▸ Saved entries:
*** Begin section ***

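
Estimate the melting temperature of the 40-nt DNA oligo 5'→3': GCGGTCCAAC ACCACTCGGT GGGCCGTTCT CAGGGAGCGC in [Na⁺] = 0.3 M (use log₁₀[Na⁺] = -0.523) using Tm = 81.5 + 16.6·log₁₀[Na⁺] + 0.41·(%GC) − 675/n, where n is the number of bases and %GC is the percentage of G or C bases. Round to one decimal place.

Length n = 40. T=6, G=14, A=6, C=14
G+C = 28, so %GC = 28/40 × 100 = 70%
Salt term: 16.6 × (-0.523) = -8.682
GC term: 0.41 × 70 = 28.7; length term: −675/40 = −16.875
Tm = 81.5 + (-8.682) + 28.7 − 16.875 = 84.643 → 84.6°C

84.6°C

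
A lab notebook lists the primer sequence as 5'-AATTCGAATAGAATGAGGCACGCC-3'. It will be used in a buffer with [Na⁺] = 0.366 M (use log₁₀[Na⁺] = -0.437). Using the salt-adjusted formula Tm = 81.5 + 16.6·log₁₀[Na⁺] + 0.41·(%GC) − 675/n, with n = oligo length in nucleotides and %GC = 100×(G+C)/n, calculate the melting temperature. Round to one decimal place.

Length n = 24. Base counts: C=5, G=6, A=9, T=4
G+C = 11, so %GC = 11/24 × 100 = 45.833%
Salt term: 16.6 × (-0.437) = -7.254
GC term: 0.41 × 45.833 = 18.792; length term: −675/24 = −28.125
Tm = 81.5 + (-7.254) + 18.792 − 28.125 = 64.913 → 64.9°C

64.9°C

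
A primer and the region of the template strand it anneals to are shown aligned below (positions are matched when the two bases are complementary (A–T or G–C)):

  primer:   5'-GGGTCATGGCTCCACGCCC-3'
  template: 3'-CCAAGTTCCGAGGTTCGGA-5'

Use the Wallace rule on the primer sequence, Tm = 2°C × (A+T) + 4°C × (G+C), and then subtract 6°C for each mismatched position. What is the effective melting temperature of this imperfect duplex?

Primer base counts: A=2, T=3, G=6, C=8 → A+T=5, G+C=14
Perfect-match Tm = 2(5) + 4(14) = 10 + 56 = 66°C
Mismatches (positions where the bases are not complementary): 4 (at positions 3, 7, 15, 19)
Effective Tm = 66 − 4×6 = 66 − 24 = 42°C

42°C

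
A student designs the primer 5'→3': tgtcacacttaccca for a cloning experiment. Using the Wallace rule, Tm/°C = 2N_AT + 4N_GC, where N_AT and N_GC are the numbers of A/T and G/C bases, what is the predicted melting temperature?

Base counts: A=4, C=6, T=4, G=1
AT pairs contribute 8, GC pairs contribute 7.
Tm = 2(8) + 4(7) = 16 + 28 = 44°C

44°C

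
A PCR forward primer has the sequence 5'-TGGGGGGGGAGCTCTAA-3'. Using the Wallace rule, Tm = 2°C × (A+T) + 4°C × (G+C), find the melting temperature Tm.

G=9, A=3, C=2, T=3
AT pairs contribute 6, GC pairs contribute 11.
Tm = 2(6) + 4(11) = 12 + 44 = 56°C

56°C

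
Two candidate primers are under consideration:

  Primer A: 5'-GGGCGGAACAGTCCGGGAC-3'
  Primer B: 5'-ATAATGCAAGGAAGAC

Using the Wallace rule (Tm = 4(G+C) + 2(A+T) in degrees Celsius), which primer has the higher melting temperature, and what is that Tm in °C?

Primer A: A+T=5, G+C=14 → Tm = 2(5)+4(14) = 66°C
Primer B: A+T=10, G+C=6 → Tm = 2(10)+4(6) = 44°C
66°C vs 44°C → primer A is higher.

Primer A, 66°C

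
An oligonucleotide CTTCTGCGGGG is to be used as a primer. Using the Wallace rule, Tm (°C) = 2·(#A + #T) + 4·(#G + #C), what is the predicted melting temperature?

Counting bases: A=0, C=3, G=5, T=3
So N_AT = 3 and N_GC = 8.
Tm = 2(3) + 4(8) = 6 + 32 = 38°C

38°C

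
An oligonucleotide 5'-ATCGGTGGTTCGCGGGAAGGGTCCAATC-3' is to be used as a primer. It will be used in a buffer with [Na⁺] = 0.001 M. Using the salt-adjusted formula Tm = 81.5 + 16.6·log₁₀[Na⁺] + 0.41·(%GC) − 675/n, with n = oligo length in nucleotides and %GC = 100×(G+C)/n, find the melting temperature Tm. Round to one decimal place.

Length n = 28. Counting bases: T=6, G=11, C=6, A=5
G+C = 17, so %GC = 17/28 × 100 = 60.714%
Salt term: 16.6 × (-3) = -49.8
GC term: 0.41 × 60.714 = 24.893; length term: −675/28 = −24.107
Tm = 81.5 + (-49.8) + 24.893 − 24.107 = 32.486 → 32.5°C

32.5°C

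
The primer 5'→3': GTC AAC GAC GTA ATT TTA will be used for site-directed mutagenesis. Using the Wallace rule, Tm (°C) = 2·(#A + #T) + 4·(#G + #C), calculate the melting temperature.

48°C

Scanning the sequence gives T=6, G=3, A=6, C=3.
A+T = 12, G+C = 6
Tm = 2×12 + 4×6 = 48°C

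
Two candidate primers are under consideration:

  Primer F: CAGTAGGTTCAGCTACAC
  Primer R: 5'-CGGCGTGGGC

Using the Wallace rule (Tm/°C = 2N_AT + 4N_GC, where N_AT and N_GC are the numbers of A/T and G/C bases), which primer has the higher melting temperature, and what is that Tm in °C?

Primer F: A+T=9, G+C=9 → Tm = 2(9)+4(9) = 54°C
Primer R: A+T=1, G+C=9 → Tm = 2(1)+4(9) = 38°C
54°C vs 38°C → primer F is higher.

Primer F, 54°C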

*** End section ***

▸ REQUIREMENT:
Retype all of the entries exactly, please.

▸ RESPONSE:
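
Estimate the melting temperature of the 40-nt DNA oligo 5'→3': GCGGTCCAAC ACCACTCGGT GGGCCGTTCT CAGGGAGCGC in [Na⁺] = 0.3 M (use log₁₀[Na⁺] = -0.523) using Tm = 81.5 + 16.6·log₁₀[Na⁺] + 0.41·(%GC) − 675/n, where n is the number of bases and %GC is the percentage of G or C bases. Round to one decimal place.

Length n = 40. T=6, G=14, A=6, C=14
G+C = 28, so %GC = 28/40 × 100 = 70%
Salt term: 16.6 × (-0.523) = -8.682
GC term: 0.41 × 70 = 28.7; length term: −675/40 = −16.875
Tm = 81.5 + (-8.682) + 28.7 − 16.875 = 84.643 → 84.6°C

84.6°C

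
A lab notebook lists the primer sequence as 5'-AATTCGAATAGAATGAGGCACGCC-3'. It will be used in a buffer with [Na⁺] = 0.366 M (use log₁₀[Na⁺] = -0.437). Using the salt-adjusted formula Tm = 81.5 + 16.6·log₁₀[Na⁺] + 0.41·(%GC) − 675/n, with n = oligo length in nucleotides and %GC = 100×(G+C)/n, calculate the melting temperature. Round to one decimal place.

Length n = 24. Base counts: C=5, G=6, A=9, T=4
G+C = 11, so %GC = 11/24 × 100 = 45.833%
Salt term: 16.6 × (-0.437) = -7.254
GC term: 0.41 × 45.833 = 18.792; length term: −675/24 = −28.125
Tm = 81.5 + (-7.254) + 18.792 − 28.125 = 64.913 → 64.9°C

64.9°C

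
A primer and the region of the template strand it anneals to are shown aligned below (positions are matched when the two bases are complementary (A–T or G–C)):

  primer:   5'-GGGTCATGGCTCCACGCCC-3'
  template: 3'-CCAAGTTCCGAGGTTCGGA-5'

Use the Wallace rule on the primer sequence, Tm = 2°C × (A+T) + 4°C × (G+C), and then subtract 6°C for each mismatched position. What is the effective melting temperature of this imperfect duplex?

Primer base counts: A=2, T=3, G=6, C=8 → A+T=5, G+C=14
Perfect-match Tm = 2(5) + 4(14) = 10 + 56 = 66°C
Mismatches (positions where the bases are not complementary): 4 (at positions 3, 7, 15, 19)
Effective Tm = 66 − 4×6 = 66 − 24 = 42°C

42°C

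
A student designs the primer 5'→3': tgtcacacttaccca for a cloning experiment. Using the Wallace rule, Tm/°C = 2N_AT + 4N_GC, where N_AT and N_GC are the numbers of A/T and G/C bases, what is the predicted melting temperature?

Base counts: A=4, C=6, T=4, G=1
AT pairs contribute 8, GC pairs contribute 7.
Tm = 2(8) + 4(7) = 16 + 28 = 44°C

44°C

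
A PCR forward primer has the sequence 5'-TGGGGGGGGAGCTCTAA-3'. Using the Wallace rule, Tm = 2°C × (A+T) + 4°C × (G+C), find the melting temperature Tm.

G=9, A=3, C=2, T=3
AT pairs contribute 6, GC pairs contribute 11.
Tm = 2(6) + 4(11) = 12 + 44 = 56°C

56°C

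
Two candidate primers are under consideration:

  Primer A: 5'-GGGCGGAACAGTCCGGGAC-3'
  Primer B: 5'-ATAATGCAAGGAAGAC

Using the Wallace rule (Tm = 4(G+C) + 2(A+T) in degrees Celsius), which primer has the higher melting temperature, and what is that Tm in °C?

Primer A: A+T=5, G+C=14 → Tm = 2(5)+4(14) = 66°C
Primer B: A+T=10, G+C=6 → Tm = 2(10)+4(6) = 44°C
66°C vs 44°C → primer A is higher.

Primer A, 66°C

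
An oligonucleotide CTTCTGCGGGG is to be used as a primer. Using the Wallace rule, Tm (°C) = 2·(#A + #T) + 4·(#G + #C), what is the predicted melting temperature?

Counting bases: A=0, C=3, G=5, T=3
So N_AT = 3 and N_GC = 8.
Tm = 2(3) + 4(8) = 6 + 32 = 38°C

38°C

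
An oligonucleotide 5'-ATCGGTGGTTCGCGGGAAGGGTCCAATC-3' is to be used as a primer. It will be used in a buffer with [Na⁺] = 0.001 M. Using the salt-adjusted formula Tm = 81.5 + 16.6·log₁₀[Na⁺] + 0.41·(%GC) − 675/n, with n = oligo length in nucleotides and %GC = 100×(G+C)/n, find the melting temperature Tm. Round to one decimal place.

Length n = 28. Counting bases: T=6, G=11, C=6, A=5
G+C = 17, so %GC = 17/28 × 100 = 60.714%
Salt term: 16.6 × (-3) = -49.8
GC term: 0.41 × 60.714 = 24.893; length term: −675/28 = −24.107
Tm = 81.5 + (-49.8) + 24.893 − 24.107 = 32.486 → 32.5°C

32.5°C

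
The primer 5'→3': GTC AAC GAC GTA ATT TTA will be used for site-directed mutagenesis. Using the Wallace rule, Tm (°C) = 2·(#A + #T) + 4·(#G + #C), calculate the melting temperature.

48°C

Scanning the sequence gives T=6, G=3, A=6, C=3.
A+T = 12, G+C = 6
Tm = 2×12 + 4×6 = 48°C

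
Two candidate primers are under consideration:

  Primer F: CAGTAGGTTCAGCTACAC
  Primer R: 5'-CGGCGTGGGC

Using the Wallace rule (Tm/°C = 2N_AT + 4N_GC, where N_AT and N_GC are the numbers of A/T and G/C bases), which primer has the higher melting temperature, and what is that Tm in °C?

Primer F: A+T=9, G+C=9 → Tm = 2(9)+4(9) = 54°C
Primer R: A+T=1, G+C=9 → Tm = 2(1)+4(9) = 38°C
54°C vs 38°C → primer F is higher.

Primer F, 54°C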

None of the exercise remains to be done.